> _Work to complete_: What you return should be every line of the material, unchanged.

> _Material supplied_:
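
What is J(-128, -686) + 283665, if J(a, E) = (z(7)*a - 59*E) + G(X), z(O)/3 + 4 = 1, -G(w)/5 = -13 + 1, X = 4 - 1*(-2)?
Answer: 325351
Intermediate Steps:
X = 6 (X = 4 + 2 = 6)
G(w) = 60 (G(w) = -5*(-13 + 1) = -5*(-12) = 60)
z(O) = -9 (z(O) = -12 + 3*1 = -12 + 3 = -9)
J(a, E) = 60 - 59*E - 9*a (J(a, E) = (-9*a - 59*E) + 60 = (-59*E - 9*a) + 60 = 60 - 59*E - 9*a)
J(-128, -686) + 283665 = (60 - 59*(-686) - 9*(-128)) + 283665 = (60 + 40474 + 1152) + 283665 = 41686 + 283665 = 325351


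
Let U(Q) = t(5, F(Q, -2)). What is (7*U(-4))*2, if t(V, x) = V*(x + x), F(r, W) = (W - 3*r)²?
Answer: 14000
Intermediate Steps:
t(V, x) = 2*V*x (t(V, x) = V*(2*x) = 2*V*x)
U(Q) = 10*(-2 - 3*Q)² (U(Q) = 2*5*(-2 - 3*Q)² = 10*(-2 - 3*Q)²)
(7*U(-4))*2 = (7*(10*(2 + 3*(-4))²))*2 = (7*(10*(2 - 12)²))*2 = (7*(10*(-10)²))*2 = (7*(10*100))*2 = (7*1000)*2 = 7000*2 = 14000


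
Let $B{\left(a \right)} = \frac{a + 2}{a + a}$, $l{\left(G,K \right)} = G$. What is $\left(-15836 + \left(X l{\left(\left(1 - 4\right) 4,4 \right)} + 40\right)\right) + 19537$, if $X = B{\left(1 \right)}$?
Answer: $3723$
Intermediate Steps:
$B{\left(a \right)} = \frac{2 + a}{2 a}$
$X = \frac{3}{2}$ ($X = \frac{2 + 1}{2 \cdot 1} = \frac{1}{2} \cdot 1 \cdot 3 = \frac{3}{2} \approx 1.5$)
$\left(-15836 + \left(X l{\left(\left(1 - 4\right) 4,4 \right)} + 40\right)\right) + 19537 = \left(-15836 + \left(\frac{3 \left(1 - 4\right) 4}{2} + 40\right)\right) + 19537 = \left(-15836 + \left(\frac{3 \left(\left(-3\right) 4\right)}{2} + 40\right)\right) + 19537 = \left(-15836 + \left(\frac{3}{2} \left(-12\right) + 40\right)\right) + 19537 = \left(-15836 + \left(-18 + 40\right)\right) + 19537 = \left(-15836 + 22\right) + 19537 = -15814 + 19537 = 3723$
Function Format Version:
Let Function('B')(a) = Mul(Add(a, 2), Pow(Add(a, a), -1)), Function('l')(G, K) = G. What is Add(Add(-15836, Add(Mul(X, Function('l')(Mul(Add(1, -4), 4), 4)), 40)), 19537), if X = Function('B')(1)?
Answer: 3723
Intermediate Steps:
Function('B')(a) = Mul(Rational(1, 2), Pow(a, -1), Add(2, a)) (Function('B')(a) = Mul(Add(2, a), Pow(Mul(2, a), -1)) = Mul(Add(2, a), Mul(Rational(1, 2), Pow(a, -1))) = Mul(Rational(1, 2), Pow(a, -1), Add(2, a)))
X = Rational(3, 2) (X = Mul(Rational(1, 2), Pow(1, -1), Add(2, 1)) = Mul(Rational(1, 2), 1, 3) = Rational(3, 2) ≈ 1.5000)
Add(Add(-15836, Add(Mul(X, Function('l')(Mul(Add(1, -4), 4), 4)), 40)), 19537) = Add(Add(-15836, Add(Mul(Rational(3, 2), Mul(Add(1, -4), 4)), 40)), 19537) = Add(Add(-15836, Add(Mul(Rational(3, 2), Mul(-3, 4)), 40)), 19537) = Add(Add(-15836, Add(Mul(Rational(3, 2), -12), 40)), 19537) = Add(Add(-15836, Add(-18, 40)), 19537) = Add(Add(-15836, 22), 19537) = Add(-15814, 19537) = 3723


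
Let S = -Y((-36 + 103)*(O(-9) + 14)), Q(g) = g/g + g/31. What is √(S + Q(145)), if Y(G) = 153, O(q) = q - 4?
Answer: I*√141577/31 ≈ 12.138*I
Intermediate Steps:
O(q) = -4 + q
Q(g) = 1 + g/31 (Q(g) = 1 + g*(1/31) = 1 + g/31)
S = -153 (S = -1*153 = -153)
√(S + Q(145)) = √(-153 + (1 + (1/31)*145)) = √(-153 + (1 + 145/31)) = √(-153 + 176/31) = √(-4567/31) = I*√141577/31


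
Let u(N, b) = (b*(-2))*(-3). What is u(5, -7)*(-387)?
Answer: 16254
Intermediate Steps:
u(N, b) = 6*b (u(N, b) = -2*b*(-3) = 6*b)
u(5, -7)*(-387) = (6*(-7))*(-387) = -42*(-387) = 16254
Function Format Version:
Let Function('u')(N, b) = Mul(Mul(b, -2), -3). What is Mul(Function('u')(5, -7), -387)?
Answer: 16254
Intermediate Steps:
Function('u')(N, b) = Mul(6, b) (Function('u')(N, b) = Mul(Mul(-2, b), -3) = Mul(6, b))
Mul(Function('u')(5, -7), -387) = Mul(Mul(6, -7), -387) = Mul(-42, -387) = 16254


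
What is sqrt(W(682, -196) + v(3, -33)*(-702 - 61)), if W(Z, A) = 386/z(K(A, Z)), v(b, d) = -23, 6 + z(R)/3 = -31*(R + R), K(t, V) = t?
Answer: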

> _Task solution_:
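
What is J(-128, -686) + 283665, if J(a, E) = (z(7)*a - 59*E) + G(X), z(O)/3 + 4 = 1, -G(w)/5 = -13 + 1, X = 4 - 1*(-2)?
Answer: 325351
Intermediate Steps:
X = 6 (X = 4 + 2 = 6)
G(w) = 60 (G(w) = -5*(-13 + 1) = -5*(-12) = 60)
z(O) = -9 (z(O) = -12 + 3*1 = -12 + 3 = -9)
J(a, E) = 60 - 59*E - 9*a (J(a, E) = (-9*a - 59*E) + 60 = (-59*E - 9*a) + 60 = 60 - 59*E - 9*a)
J(-128, -686) + 283665 = (60 - 59*(-686) - 9*(-128)) + 283665 = (60 + 40474 + 1152) + 283665 = 41686 + 283665 = 325351


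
Let U(Q) = t(5, F(Q, -2)). What is (7*U(-4))*2, if t(V, x) = V*(x + x), F(r, W) = (W - 3*r)²?
Answer: 14000
Intermediate Steps:
t(V, x) = 2*V*x (t(V, x) = V*(2*x) = 2*V*x)
U(Q) = 10*(-2 - 3*Q)² (U(Q) = 2*5*(-2 - 3*Q)² = 10*(-2 - 3*Q)²)
(7*U(-4))*2 = (7*(10*(2 + 3*(-4))²))*2 = (7*(10*(2 - 12)²))*2 = (7*(10*(-10)²))*2 = (7*(10*100))*2 = (7*1000)*2 = 7000*2 = 14000


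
Let $B{\left(a \right)} = \frac{a + 2}{a + a}$, $l{\left(G,K \right)} = G$. What is $\left(-15836 + \left(X l{\left(\left(1 - 4\right) 4,4 \right)} + 40\right)\right) + 19537$, if $X = B{\left(1 \right)}$?
Answer: $3723$
Intermediate Steps:
$B{\left(a \right)} = \frac{2 + a}{2 a}$
$X = \frac{3}{2}$ ($X = \frac{2 + 1}{2 \cdot 1} = \frac{1}{2} \cdot 1 \cdot 3 = \frac{3}{2} \approx 1.5$)
$\left(-15836 + \left(X l{\left(\left(1 - 4\right) 4,4 \right)} + 40\right)\right) + 19537 = \left(-15836 + \left(\frac{3 \left(1 - 4\right) 4}{2} + 40\right)\right) + 19537 = \left(-15836 + \left(\frac{3 \left(\left(-3\right) 4\right)}{2} + 40\right)\right) + 19537 = \left(-15836 + \left(\frac{3}{2} \left(-12\right) + 40\right)\right) + 19537 = \left(-15836 + \left(-18 + 40\right)\right) + 19537 = \left(-15836 + 22\right) + 19537 = -15814 + 19537 = 3723$
Function Format Version:
Let Function('B')(a) = Mul(Add(a, 2), Pow(Add(a, a), -1)), Function('l')(G, K) = G. What is Add(Add(-15836, Add(Mul(X, Function('l')(Mul(Add(1, -4), 4), 4)), 40)), 19537), if X = Function('B')(1)?
Answer: 3723
Intermediate Steps:
Function('B')(a) = Mul(Rational(1, 2), Pow(a, -1), Add(2, a)) (Function('B')(a) = Mul(Add(2, a), Pow(Mul(2, a), -1)) = Mul(Add(2, a), Mul(Rational(1, 2), Pow(a, -1))) = Mul(Rational(1, 2), Pow(a, -1), Add(2, a)))
X = Rational(3, 2) (X = Mul(Rational(1, 2), Pow(1, -1), Add(2, 1)) = Mul(Rational(1, 2), 1, 3) = Rational(3, 2) ≈ 1.5000)
Add(Add(-15836, Add(Mul(X, Function('l')(Mul(Add(1, -4), 4), 4)), 40)), 19537) = Add(Add(-15836, Add(Mul(Rational(3, 2), Mul(Add(1, -4), 4)), 40)), 19537) = Add(Add(-15836, Add(Mul(Rational(3, 2), Mul(-3, 4)), 40)), 19537) = Add(Add(-15836, Add(Mul(Rational(3, 2), -12), 40)), 19537) = Add(Add(-15836, Add(-18, 40)), 19537) = Add(Add(-15836, 22), 19537) = Add(-15814, 19537) = 3723


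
Let S = -Y((-36 + 103)*(O(-9) + 14)), Q(g) = g/g + g/31. What is √(S + Q(145)), if Y(G) = 153, O(q) = q - 4?
Answer: I*√141577/31 ≈ 12.138*I
Intermediate Steps:
O(q) = -4 + q
Q(g) = 1 + g/31 (Q(g) = 1 + g*(1/31) = 1 + g/31)
S = -153 (S = -1*153 = -153)
√(S + Q(145)) = √(-153 + (1 + (1/31)*145)) = √(-153 + (1 + 145/31)) = √(-153 + 176/31) = √(-4567/31) = I*√141577/31


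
Let u(N, b) = (b*(-2))*(-3). What is u(5, -7)*(-387)?
Answer: 16254
Intermediate Steps:
u(N, b) = 6*b (u(N, b) = -2*b*(-3) = 6*b)
u(5, -7)*(-387) = (6*(-7))*(-387) = -42*(-387) = 16254
Function Format Version:
Let Function('u')(N, b) = Mul(Mul(b, -2), -3). What is Mul(Function('u')(5, -7), -387)?
Answer: 16254
Intermediate Steps:
Function('u')(N, b) = Mul(6, b) (Function('u')(N, b) = Mul(Mul(-2, b), -3) = Mul(6, b))
Mul(Function('u')(5, -7), -387) = Mul(Mul(6, -7), -387) = Mul(-42, -387) = 16254


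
What is sqrt(W(682, -196) + v(3, -33)*(-702 - 61)), if W(Z, A) = 386/z(K(A, Z)), v(b, d) = -23, 6 + z(R)/3 = -31*(R + R), K(t, V) = t?
Answer: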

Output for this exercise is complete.